To do:
Each line from the one containing "At a site over rough" through the end of the data below is to be output verbatim, with no lines added or left out.

Supplied material:
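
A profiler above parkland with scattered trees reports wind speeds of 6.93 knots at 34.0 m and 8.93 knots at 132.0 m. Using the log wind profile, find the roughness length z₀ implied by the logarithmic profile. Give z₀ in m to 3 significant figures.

Log law: V(z) ∝ ln(z/z₀). With r = V₁/V₂ = 6.93/8.93 = 0.77604,
r · ln(z₂/z₀) = ln(z₁/z₀) ⇒ ln z₀ = (ln z₁ − r·ln z₂)/(1 − r)
ln z₀ = (3.52636 − 0.77604×4.88280) / 0.22396 = -1.1737
z₀ = exp(-1.1737) = 0.3092 m

z₀ ≈ 0.309 m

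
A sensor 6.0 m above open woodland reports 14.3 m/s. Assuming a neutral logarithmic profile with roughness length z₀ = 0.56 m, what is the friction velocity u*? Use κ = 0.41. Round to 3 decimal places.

u* ≈ 2.472 m/s

Log law: V(z) = (u*/κ) · ln(z/z₀) ⇒ u* = κ · V / ln(z/z₀)
u* = 0.41 × 14.3 / ln(6.0/0.56) = 0.41 × 14.3 / 2.3716
   = 5.8630 / 2.3716 = 2.4722 m/s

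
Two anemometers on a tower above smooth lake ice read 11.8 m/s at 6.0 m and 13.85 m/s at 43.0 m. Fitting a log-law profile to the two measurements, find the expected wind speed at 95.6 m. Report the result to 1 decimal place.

14.7 m/s

Log law: V ∝ ln(z/z₀). From the pair, with r = V₁/V₂ = 0.85199,
ln z₀ = (ln z₁ − r·ln z₂)/(1 − r) = (1.7918 − 0.85199×3.7612)/0.14801 = -9.5445 → z₀ = 0.00007159 m
V₃ = V₁ · ln(z₃/z₀)/ln(z₁/z₀) = 11.8 × 14.1047/11.3363 = 14.6817 m/s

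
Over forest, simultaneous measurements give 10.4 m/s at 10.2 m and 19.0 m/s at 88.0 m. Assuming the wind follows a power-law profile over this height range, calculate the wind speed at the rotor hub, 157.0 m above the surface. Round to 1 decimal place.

22.3 m/s

First find α: α = ln(V₂/V₁)/ln(z₂/z₁) = ln(19.0/10.4)/ln(88.0/10.2) = 0.60263/2.15495 = 0.2797
Extrapolate from 88.0 m to 157.0 m: V₃ = 19.0 × (157.0/88.0)^0.2797 = 19.0 × 1.1757 = 22.3389 m/s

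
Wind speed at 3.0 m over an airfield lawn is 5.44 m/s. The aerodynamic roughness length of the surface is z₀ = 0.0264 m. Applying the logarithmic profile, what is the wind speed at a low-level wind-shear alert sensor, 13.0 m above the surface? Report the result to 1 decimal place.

Log law: V(z) ∝ ln(z/z₀), so V₂/V₁ = ln(z₂/z₀) / ln(z₁/z₀).
ln(13.0/0.0264) = 6.1993, ln(3.0/0.0264) = 4.7330
V₂ = 5.44 × 6.1993/4.7330 = 5.44 × 1.3098 = 7.1254 m/s

7.1 m/s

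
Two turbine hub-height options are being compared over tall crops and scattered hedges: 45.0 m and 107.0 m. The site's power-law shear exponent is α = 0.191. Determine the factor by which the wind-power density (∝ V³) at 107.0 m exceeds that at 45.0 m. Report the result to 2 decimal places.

Speed ratio: V_B/V_A = (z_B/z_A)^α = (107.0/45.0)^0.191 = (2.3778)^0.191 = 1.17991
Power-density ratio: P_B/P_A = (V_B/V_A)³ = (1.17991)³ = 1.64265

1.64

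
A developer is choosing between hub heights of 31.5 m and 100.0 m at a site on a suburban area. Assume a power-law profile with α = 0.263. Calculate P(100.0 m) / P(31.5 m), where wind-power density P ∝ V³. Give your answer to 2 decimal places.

2.49

Speed ratio: V_B/V_A = (z_B/z_A)^α = (100.0/31.5)^0.263 = (3.1746)^0.263 = 1.35502
Power-density ratio: P_B/P_A = (V_B/V_A)³ = (1.35502)³ = 2.48790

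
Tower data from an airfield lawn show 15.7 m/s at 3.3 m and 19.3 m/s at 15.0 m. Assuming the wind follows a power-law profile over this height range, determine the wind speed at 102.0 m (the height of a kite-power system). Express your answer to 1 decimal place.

First find α: α = ln(V₂/V₁)/ln(z₂/z₁) = ln(19.3/15.7)/ln(15.0/3.3) = 0.20644/1.51413 = 0.1363
Extrapolate from 15.0 m to 102.0 m: V₃ = 19.3 × (102.0/15.0)^0.1363 = 19.3 × 1.2987 = 25.0649 m/s

25.1 m/s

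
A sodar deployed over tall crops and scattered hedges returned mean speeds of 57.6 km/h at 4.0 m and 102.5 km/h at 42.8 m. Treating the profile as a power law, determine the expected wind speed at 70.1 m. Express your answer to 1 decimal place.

115.6 km/h

First find α: α = ln(V₂/V₁)/ln(z₂/z₁) = ln(102.5/57.6)/ln(42.8/4.0) = 0.57634/2.37024 = 0.2432
Extrapolate from 42.8 m to 70.1 m: V₃ = 102.5 × (70.1/42.8)^0.2432 = 102.5 × 1.1275 = 115.5649 km/h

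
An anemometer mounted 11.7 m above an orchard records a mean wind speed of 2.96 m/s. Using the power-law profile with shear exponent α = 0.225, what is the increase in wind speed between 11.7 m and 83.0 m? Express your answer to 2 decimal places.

Power law: V₂ = V₁ · (z₂/z₁)^α = 2.96 × (7.0940)^0.225 = 4.5998 m/s
ΔV = 4.5998 − 2.96 = 1.6398 m/s

1.64 m/s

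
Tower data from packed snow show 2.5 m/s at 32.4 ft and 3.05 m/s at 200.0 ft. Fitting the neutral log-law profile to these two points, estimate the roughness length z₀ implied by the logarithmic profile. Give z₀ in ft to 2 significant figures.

Log law: V(z) ∝ ln(z/z₀). With r = V₁/V₂ = 2.5/3.05 = 0.81967,
r · ln(z₂/z₀) = ln(z₁/z₀) ⇒ ln z₀ = (ln z₁ − r·ln z₂)/(1 − r)
ln z₀ = (3.47816 − 0.81967×5.29832) / 0.18033 = -4.7953
z₀ = exp(-4.7953) = 0.008269 ft

z₀ ≈ 0.0083 ft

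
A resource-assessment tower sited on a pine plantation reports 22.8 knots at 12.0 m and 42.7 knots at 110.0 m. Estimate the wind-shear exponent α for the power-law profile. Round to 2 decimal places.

Power law: V₂/V₁ = (z₂/z₁)^α ⇒ α = ln(V₂/V₁) / ln(z₂/z₁)
α = ln(42.7/22.8) / ln(110.0/12.0) = ln(1.8728) / ln(9.1667)
  = 0.62744 / 2.21557 = 0.28319

α ≈ 0.28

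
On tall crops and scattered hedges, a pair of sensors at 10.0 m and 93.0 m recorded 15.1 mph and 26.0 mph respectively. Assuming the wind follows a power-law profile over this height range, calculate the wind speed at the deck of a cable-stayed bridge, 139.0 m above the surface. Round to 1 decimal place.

First find α: α = ln(V₂/V₁)/ln(z₂/z₁) = ln(26.0/15.1)/ln(93.0/10.0) = 0.54340/2.23001 = 0.2437
Extrapolate from 93.0 m to 139.0 m: V₃ = 26.0 × (139.0/93.0)^0.2437 = 26.0 × 1.1029 = 28.6749 mph

28.7 mph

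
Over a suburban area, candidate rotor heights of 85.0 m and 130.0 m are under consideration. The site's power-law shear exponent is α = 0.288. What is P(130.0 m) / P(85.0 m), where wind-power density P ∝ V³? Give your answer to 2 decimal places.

1.44

Speed ratio: V_B/V_A = (z_B/z_A)^α = (130.0/85.0)^0.288 = (1.5294)^0.288 = 1.13017
Power-density ratio: P_B/P_A = (V_B/V_A)³ = (1.13017)³ = 1.44354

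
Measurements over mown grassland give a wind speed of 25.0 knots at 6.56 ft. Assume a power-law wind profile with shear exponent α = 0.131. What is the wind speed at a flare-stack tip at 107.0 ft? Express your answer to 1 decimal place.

Power-law profile: V₂ = V₁ · (z₂/z₁)^α
V₂ = 25.0 × (107.0/6.56)^0.131 = 25.0 × (16.3110)^0.131
    = 25.0 × 1.4416 = 36.0392 knots

36.0 knots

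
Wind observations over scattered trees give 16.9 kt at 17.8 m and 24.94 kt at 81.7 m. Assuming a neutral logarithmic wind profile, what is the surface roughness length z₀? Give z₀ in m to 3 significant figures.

z₀ ≈ 0.723 m

Log law: V(z) ∝ ln(z/z₀). With r = V₁/V₂ = 16.9/24.94 = 0.67763,
r · ln(z₂/z₀) = ln(z₁/z₀) ⇒ ln z₀ = (ln z₁ − r·ln z₂)/(1 − r)
ln z₀ = (2.87920 − 0.67763×4.40305) / 0.32237 = -0.3239
z₀ = exp(-0.3239) = 0.7233 m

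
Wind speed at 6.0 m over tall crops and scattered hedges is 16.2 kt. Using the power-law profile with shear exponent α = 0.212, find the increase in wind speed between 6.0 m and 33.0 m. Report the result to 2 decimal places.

Power law: V₂ = V₁ · (z₂/z₁)^α = 16.2 × (5.5000)^0.212 = 23.2526 kt
ΔV = 23.2526 − 16.2 = 7.0526 kt

7.05 kt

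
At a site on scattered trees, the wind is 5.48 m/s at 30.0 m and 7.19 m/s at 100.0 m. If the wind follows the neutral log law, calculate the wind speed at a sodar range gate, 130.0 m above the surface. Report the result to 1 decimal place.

7.6 m/s

Log law: V ∝ ln(z/z₀). From the pair, with r = V₁/V₂ = 0.76217,
ln z₀ = (ln z₁ − r·ln z₂)/(1 − r) = (3.4012 − 0.76217×4.6052)/0.23783 = -0.4571 → z₀ = 0.6331 m
V₃ = V₁ · ln(z₃/z₀)/ln(z₁/z₀) = 5.48 × 5.3247/3.8583 = 7.5626 m/s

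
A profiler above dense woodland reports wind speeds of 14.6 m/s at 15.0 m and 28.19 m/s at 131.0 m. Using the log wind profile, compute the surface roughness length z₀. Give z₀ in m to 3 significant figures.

z₀ ≈ 1.46 m

Log law: V(z) ∝ ln(z/z₀). With r = V₁/V₂ = 14.6/28.19 = 0.51791,
r · ln(z₂/z₀) = ln(z₁/z₀) ⇒ ln z₀ = (ln z₁ − r·ln z₂)/(1 − r)
ln z₀ = (2.70805 − 0.51791×4.87520) / 0.48209 = 0.3798
z₀ = exp(0.3798) = 1.462 m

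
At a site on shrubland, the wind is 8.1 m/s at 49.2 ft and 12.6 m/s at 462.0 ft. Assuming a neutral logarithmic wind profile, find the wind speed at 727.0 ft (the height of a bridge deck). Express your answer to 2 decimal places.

13.51 m/s

Log law: V ∝ ln(z/z₀). From the pair, with r = V₁/V₂ = 0.64286,
ln z₀ = (ln z₁ − r·ln z₂)/(1 − r) = (3.8959 − 0.64286×6.1356)/0.35714 = -0.1355 → z₀ = 0.8733 ft
V₃ = V₁ · ln(z₃/z₀)/ln(z₁/z₀) = 8.1 × 6.7244/4.0314 = 13.5109 m/s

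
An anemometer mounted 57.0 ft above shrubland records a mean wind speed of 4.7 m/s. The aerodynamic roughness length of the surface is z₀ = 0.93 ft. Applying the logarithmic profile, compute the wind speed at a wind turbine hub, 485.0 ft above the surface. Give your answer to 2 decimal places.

7.15 m/s

Log law: V(z) ∝ ln(z/z₀), so V₂/V₁ = ln(z₂/z₀) / ln(z₁/z₀).
ln(485.0/0.93) = 6.2567, ln(57.0/0.93) = 4.1156
V₂ = 4.7 × 6.2567/4.1156 = 4.7 × 1.5202 = 7.1451 m/s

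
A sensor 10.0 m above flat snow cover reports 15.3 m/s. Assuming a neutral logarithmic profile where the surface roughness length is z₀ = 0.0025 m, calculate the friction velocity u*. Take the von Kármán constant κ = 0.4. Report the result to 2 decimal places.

Log law: V(z) = (u*/κ) · ln(z/z₀) ⇒ u* = κ · V / ln(z/z₀)
u* = 0.4 × 15.3 / ln(10.0/0.0025) = 0.4 × 15.3 / 8.2940
   = 6.1200 / 8.2940 = 0.7379 m/s

u* ≈ 0.74 m/s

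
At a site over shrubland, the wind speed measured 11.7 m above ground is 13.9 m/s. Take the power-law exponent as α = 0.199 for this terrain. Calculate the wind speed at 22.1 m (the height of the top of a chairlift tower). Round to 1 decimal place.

Power-law profile: V₂ = V₁ · (z₂/z₁)^α
V₂ = 13.9 × (22.1/11.7)^0.199 = 13.9 × (1.8889)^0.199
    = 13.9 × 1.1349 = 15.7754 m/s

15.8 m/s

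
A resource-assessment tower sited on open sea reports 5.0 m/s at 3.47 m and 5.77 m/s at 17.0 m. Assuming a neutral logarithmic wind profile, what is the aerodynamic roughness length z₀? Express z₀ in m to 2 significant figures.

Log law: V(z) ∝ ln(z/z₀). With r = V₁/V₂ = 5.0/5.77 = 0.86655,
r · ln(z₂/z₀) = ln(z₁/z₀) ⇒ ln z₀ = (ln z₁ − r·ln z₂)/(1 − r)
ln z₀ = (1.24415 − 0.86655×2.83321) / 0.13345 = -9.0744
z₀ = exp(-9.0744) = 0.0001146 m

z₀ ≈ 0.00011 m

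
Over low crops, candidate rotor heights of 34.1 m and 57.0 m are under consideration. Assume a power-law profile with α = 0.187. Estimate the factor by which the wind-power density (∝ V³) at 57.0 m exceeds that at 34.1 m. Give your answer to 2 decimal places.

1.33

Speed ratio: V_B/V_A = (z_B/z_A)^α = (57.0/34.1)^0.187 = (1.6716)^0.187 = 1.10084
Power-density ratio: P_B/P_A = (V_B/V_A)³ = (1.10084)³ = 1.33405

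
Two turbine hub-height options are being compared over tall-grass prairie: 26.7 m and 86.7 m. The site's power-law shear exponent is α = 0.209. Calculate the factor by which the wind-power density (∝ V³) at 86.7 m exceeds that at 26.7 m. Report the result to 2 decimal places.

Speed ratio: V_B/V_A = (z_B/z_A)^α = (86.7/26.7)^0.209 = (3.2472)^0.209 = 1.27910
Power-density ratio: P_B/P_A = (V_B/V_A)³ = (1.27910)³ = 2.09274

2.09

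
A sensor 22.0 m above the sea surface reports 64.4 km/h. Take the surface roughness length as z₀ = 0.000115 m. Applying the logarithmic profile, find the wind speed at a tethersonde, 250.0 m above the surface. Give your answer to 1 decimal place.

Log law: V(z) ∝ ln(z/z₀), so V₂/V₁ = ln(z₂/z₀) / ln(z₁/z₀).
ln(250.0/0.000115) = 14.5920, ln(22.0/0.000115) = 12.1616
V₂ = 64.4 × 14.5920/12.1616 = 64.4 × 1.1998 = 77.2699 km/h

77.3 km/h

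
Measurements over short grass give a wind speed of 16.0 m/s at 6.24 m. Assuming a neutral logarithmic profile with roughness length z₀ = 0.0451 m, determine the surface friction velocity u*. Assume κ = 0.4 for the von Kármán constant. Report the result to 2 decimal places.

u* ≈ 1.30 m/s

Log law: V(z) = (u*/κ) · ln(z/z₀) ⇒ u* = κ · V / ln(z/z₀)
u* = 0.4 × 16.0 / ln(6.24/0.0451) = 0.4 × 16.0 / 4.9299
   = 6.4000 / 4.9299 = 1.2982 m/s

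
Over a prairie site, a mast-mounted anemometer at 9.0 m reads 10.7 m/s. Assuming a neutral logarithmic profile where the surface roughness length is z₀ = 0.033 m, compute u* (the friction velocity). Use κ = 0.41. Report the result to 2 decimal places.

Log law: V(z) = (u*/κ) · ln(z/z₀) ⇒ u* = κ · V / ln(z/z₀)
u* = 0.41 × 10.7 / ln(9.0/0.033) = 0.41 × 10.7 / 5.6085
   = 4.3870 / 5.6085 = 0.7822 m/s

u* ≈ 0.78 m/s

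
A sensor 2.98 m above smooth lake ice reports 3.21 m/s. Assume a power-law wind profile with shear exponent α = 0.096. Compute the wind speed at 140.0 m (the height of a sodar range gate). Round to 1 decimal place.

4.6 m/s

Power-law profile: V₂ = V₁ · (z₂/z₁)^α
V₂ = 3.21 × (140.0/2.98)^0.096 = 3.21 × (46.9799)^0.096
    = 3.21 × 1.4471 = 4.6452 m/s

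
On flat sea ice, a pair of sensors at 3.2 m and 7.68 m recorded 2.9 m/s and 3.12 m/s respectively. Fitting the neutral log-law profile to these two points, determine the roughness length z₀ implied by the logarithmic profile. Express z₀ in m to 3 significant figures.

z₀ ≈ 0.0000311 m

Log law: V(z) ∝ ln(z/z₀). With r = V₁/V₂ = 2.9/3.12 = 0.92949,
r · ln(z₂/z₀) = ln(z₁/z₀) ⇒ ln z₀ = (ln z₁ − r·ln z₂)/(1 − r)
ln z₀ = (1.16315 − 0.92949×2.03862) / 0.07051 = -10.3771
z₀ = exp(-10.3771) = 0.00003114 m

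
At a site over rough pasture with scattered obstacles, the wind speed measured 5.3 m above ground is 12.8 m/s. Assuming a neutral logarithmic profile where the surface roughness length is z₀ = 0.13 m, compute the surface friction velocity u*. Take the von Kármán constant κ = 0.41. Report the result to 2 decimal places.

Log law: V(z) = (u*/κ) · ln(z/z₀) ⇒ u* = κ · V / ln(z/z₀)
u* = 0.41 × 12.8 / ln(5.3/0.13) = 0.41 × 12.8 / 3.7079
   = 5.2480 / 3.7079 = 1.4153 m/s

u* ≈ 1.42 m/s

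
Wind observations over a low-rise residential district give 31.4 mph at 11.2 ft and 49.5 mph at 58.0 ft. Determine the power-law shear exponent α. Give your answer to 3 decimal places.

Power law: V₂/V₁ = (z₂/z₁)^α ⇒ α = ln(V₂/V₁) / ln(z₂/z₁)
α = ln(49.5/31.4) / ln(58.0/11.2) = ln(1.5764) / ln(5.1786)
  = 0.45516 / 1.64453 = 0.27678

α ≈ 0.277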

Response:
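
At a site over rough pasture with scattered obstacles, the wind speed measured 5.3 m above ground is 12.8 m/s. Assuming a neutral logarithmic profile where the surface roughness length is z₀ = 0.13 m, compute the surface friction velocity u*. Take the von Kármán constant κ = 0.41. Report the result to 2 decimal places.

Log law: V(z) = (u*/κ) · ln(z/z₀) ⇒ u* = κ · V / ln(z/z₀)
u* = 0.41 × 12.8 / ln(5.3/0.13) = 0.41 × 12.8 / 3.7079
   = 5.2480 / 3.7079 = 1.4153 m/s

u* ≈ 1.42 m/s

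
Wind observations over a low-rise residential district give 31.4 mph at 11.2 ft and 49.5 mph at 58.0 ft. Determine the power-law shear exponent α. Give your answer to 3 decimal places.

Power law: V₂/V₁ = (z₂/z₁)^α ⇒ α = ln(V₂/V₁) / ln(z₂/z₁)
α = ln(49.5/31.4) / ln(58.0/11.2) = ln(1.5764) / ln(5.1786)
  = 0.45516 / 1.64453 = 0.27678

α ≈ 0.277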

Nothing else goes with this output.